= EXERCISE DETAILS =
Filter by the string "torr": return the lines of the material that contain it.

- - - - -

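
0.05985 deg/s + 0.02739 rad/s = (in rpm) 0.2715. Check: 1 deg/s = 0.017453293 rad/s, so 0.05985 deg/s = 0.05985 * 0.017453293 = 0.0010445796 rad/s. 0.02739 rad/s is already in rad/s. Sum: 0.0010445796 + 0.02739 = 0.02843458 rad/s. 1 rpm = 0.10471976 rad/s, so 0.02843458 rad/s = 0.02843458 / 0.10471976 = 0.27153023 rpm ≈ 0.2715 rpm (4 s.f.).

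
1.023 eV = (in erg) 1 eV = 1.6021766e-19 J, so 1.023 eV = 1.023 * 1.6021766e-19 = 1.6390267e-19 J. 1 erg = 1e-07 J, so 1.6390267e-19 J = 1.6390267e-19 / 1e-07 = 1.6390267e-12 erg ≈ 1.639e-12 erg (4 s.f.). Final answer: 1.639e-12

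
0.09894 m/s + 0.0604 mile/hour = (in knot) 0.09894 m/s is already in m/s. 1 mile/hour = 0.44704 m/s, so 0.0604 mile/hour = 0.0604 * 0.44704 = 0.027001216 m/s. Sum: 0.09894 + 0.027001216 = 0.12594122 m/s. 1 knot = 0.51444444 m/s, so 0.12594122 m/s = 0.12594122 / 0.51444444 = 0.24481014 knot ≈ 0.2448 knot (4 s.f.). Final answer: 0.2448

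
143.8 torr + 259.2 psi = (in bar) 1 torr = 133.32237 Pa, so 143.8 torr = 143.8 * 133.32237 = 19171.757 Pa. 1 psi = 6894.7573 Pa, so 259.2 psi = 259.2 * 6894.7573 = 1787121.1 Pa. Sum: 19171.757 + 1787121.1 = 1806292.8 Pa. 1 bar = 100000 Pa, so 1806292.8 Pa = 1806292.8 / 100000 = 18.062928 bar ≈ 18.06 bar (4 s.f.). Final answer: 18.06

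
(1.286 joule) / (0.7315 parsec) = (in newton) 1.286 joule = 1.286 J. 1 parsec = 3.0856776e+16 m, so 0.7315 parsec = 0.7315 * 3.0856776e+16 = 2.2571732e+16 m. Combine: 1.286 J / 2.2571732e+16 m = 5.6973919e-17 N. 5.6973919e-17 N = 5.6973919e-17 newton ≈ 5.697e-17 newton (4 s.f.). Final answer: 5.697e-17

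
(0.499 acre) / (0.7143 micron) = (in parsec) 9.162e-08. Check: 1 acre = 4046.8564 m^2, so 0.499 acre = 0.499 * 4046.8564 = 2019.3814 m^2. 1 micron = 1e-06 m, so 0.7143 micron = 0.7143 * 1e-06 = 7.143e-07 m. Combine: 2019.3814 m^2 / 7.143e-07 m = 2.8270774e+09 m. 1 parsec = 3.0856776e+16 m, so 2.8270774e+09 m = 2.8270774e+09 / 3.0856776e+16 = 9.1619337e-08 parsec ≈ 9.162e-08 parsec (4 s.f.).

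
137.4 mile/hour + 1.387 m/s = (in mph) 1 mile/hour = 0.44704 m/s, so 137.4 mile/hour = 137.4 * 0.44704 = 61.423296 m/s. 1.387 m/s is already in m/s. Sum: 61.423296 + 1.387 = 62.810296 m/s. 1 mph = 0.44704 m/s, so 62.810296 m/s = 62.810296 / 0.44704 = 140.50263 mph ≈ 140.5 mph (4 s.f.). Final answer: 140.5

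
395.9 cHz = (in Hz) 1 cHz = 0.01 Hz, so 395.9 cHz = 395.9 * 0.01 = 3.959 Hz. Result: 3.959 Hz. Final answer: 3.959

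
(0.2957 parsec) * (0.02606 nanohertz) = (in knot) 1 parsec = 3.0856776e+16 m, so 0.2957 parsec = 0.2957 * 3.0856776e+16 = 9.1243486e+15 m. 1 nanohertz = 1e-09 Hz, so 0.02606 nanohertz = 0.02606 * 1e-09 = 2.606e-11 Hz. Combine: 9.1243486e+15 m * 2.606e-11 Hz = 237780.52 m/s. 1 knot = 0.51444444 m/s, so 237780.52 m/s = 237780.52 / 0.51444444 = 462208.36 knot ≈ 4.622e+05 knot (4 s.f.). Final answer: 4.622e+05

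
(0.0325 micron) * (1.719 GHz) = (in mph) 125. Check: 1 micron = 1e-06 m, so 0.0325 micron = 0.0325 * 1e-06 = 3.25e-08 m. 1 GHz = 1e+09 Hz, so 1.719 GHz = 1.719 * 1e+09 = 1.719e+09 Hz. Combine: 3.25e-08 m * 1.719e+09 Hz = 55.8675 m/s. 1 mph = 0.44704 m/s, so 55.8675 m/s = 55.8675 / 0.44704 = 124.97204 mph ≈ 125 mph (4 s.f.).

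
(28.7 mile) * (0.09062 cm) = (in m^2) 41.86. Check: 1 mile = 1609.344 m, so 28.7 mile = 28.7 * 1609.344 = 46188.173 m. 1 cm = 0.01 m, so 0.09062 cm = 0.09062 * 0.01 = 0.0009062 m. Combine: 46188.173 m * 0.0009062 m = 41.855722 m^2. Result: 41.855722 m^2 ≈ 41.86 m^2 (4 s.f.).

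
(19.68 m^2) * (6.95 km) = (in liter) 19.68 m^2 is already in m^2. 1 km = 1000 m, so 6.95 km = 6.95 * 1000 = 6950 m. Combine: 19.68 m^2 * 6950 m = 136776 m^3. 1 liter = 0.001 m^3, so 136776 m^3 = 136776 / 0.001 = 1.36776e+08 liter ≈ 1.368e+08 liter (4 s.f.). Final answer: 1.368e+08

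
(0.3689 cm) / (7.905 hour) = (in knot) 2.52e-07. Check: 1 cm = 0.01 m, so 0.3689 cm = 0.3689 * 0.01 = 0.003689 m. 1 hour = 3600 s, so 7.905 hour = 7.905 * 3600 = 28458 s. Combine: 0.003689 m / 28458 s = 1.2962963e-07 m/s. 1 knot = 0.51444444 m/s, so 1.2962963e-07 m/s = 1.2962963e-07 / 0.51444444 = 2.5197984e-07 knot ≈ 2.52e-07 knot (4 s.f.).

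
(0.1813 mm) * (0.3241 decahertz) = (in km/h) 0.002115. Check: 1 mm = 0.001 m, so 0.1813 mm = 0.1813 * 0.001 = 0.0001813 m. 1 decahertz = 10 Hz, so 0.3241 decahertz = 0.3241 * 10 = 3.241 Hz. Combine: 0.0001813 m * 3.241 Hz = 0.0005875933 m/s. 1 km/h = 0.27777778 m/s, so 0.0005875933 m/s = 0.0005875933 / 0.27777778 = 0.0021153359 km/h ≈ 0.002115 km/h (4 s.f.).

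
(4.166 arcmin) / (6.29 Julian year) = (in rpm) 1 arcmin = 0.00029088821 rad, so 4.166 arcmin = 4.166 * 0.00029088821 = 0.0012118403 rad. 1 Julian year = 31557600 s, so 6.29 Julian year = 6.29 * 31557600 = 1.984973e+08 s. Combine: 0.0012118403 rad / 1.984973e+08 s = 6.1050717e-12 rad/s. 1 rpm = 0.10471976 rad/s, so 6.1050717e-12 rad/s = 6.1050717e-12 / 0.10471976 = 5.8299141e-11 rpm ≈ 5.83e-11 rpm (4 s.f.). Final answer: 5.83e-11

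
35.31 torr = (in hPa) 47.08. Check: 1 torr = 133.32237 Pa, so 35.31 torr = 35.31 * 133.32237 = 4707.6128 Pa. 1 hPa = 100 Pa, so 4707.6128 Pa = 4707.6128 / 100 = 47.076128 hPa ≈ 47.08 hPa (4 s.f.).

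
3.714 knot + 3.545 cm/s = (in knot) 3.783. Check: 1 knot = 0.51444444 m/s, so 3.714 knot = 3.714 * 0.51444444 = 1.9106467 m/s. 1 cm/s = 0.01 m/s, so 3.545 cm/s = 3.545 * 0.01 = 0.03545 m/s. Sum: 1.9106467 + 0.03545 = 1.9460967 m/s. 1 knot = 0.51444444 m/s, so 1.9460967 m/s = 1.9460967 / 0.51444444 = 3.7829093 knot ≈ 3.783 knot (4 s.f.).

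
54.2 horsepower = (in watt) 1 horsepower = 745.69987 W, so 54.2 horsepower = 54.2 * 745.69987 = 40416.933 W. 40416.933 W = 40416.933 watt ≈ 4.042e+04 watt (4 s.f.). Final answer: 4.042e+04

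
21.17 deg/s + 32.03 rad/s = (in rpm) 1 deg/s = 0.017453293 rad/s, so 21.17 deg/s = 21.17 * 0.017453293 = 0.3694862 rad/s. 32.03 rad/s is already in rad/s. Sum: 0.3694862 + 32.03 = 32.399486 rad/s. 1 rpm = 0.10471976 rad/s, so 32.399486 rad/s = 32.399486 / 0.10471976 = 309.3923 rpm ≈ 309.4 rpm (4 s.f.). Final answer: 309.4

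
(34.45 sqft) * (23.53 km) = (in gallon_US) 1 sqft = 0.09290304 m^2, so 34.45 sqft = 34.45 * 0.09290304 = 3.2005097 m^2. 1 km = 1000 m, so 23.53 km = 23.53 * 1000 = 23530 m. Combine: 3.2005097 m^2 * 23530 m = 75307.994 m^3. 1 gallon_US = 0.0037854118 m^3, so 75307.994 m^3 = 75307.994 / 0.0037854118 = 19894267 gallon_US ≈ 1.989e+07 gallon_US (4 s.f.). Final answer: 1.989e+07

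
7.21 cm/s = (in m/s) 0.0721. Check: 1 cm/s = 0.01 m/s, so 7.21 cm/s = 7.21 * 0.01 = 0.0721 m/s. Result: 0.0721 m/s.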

- - - - -

= SOLUTION =
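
143.8 torr + 259.2 psi = (in bar) 1 torr = 133.32237 Pa, so 143.8 torr = 143.8 * 133.32237 = 19171.757 Pa. 1 psi = 6894.7573 Pa, so 259.2 psi = 259.2 * 6894.7573 = 1787121.1 Pa. Sum: 19171.757 + 1787121.1 = 1806292.8 Pa. 1 bar = 100000 Pa, so 1806292.8 Pa = 1806292.8 / 100000 = 18.062928 bar ≈ 18.06 bar (4 s.f.). Final answer: 18.06
35.31 torr = (in hPa) 47.08. Check: 1 torr = 133.32237 Pa, so 35.31 torr = 35.31 * 133.32237 = 4707.6128 Pa. 1 hPa = 100 Pa, so 4707.6128 Pa = 4707.6128 / 100 = 47.076128 hPa ≈ 47.08 hPa (4 s.f.).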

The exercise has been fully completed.